== Segment start ==

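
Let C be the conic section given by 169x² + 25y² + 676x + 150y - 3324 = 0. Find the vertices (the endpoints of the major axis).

Group the x- and y-terms: 169(x² + 4x) + 25(y² + 6y) = 3324
169(x + 2)² + 25(y + 3)² = 3324 + 676 + 225 = 4225
Divide by 4225: (x + 2)²/25 + (y + 3)²/169 = 1
Ellipse, center (-2, -3), major axis vertical; a² = 169, b² = 25.
a = 13. Vertices at (h, k ± a).

(-2, -16) and (-2, 10)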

== Segment end ==

Task goal
Every record must be transcribed exactly as written.

Your solution
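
Let C be the conic section given by 169x² + 25y² + 676x + 150y - 3324 = 0. Find the vertices (the endpoints of the major axis).

Group the x- and y-terms: 169(x² + 4x) + 25(y² + 6y) = 3324
169(x + 2)² + 25(y + 3)² = 3324 + 676 + 225 = 4225
Divide by 4225: (x + 2)²/25 + (y + 3)²/169 = 1
Ellipse, center (-2, -3), major axis vertical; a² = 169, b² = 25.
a = 13. Vertices at (h, k ± a).

(-2, -16) and (-2, 10)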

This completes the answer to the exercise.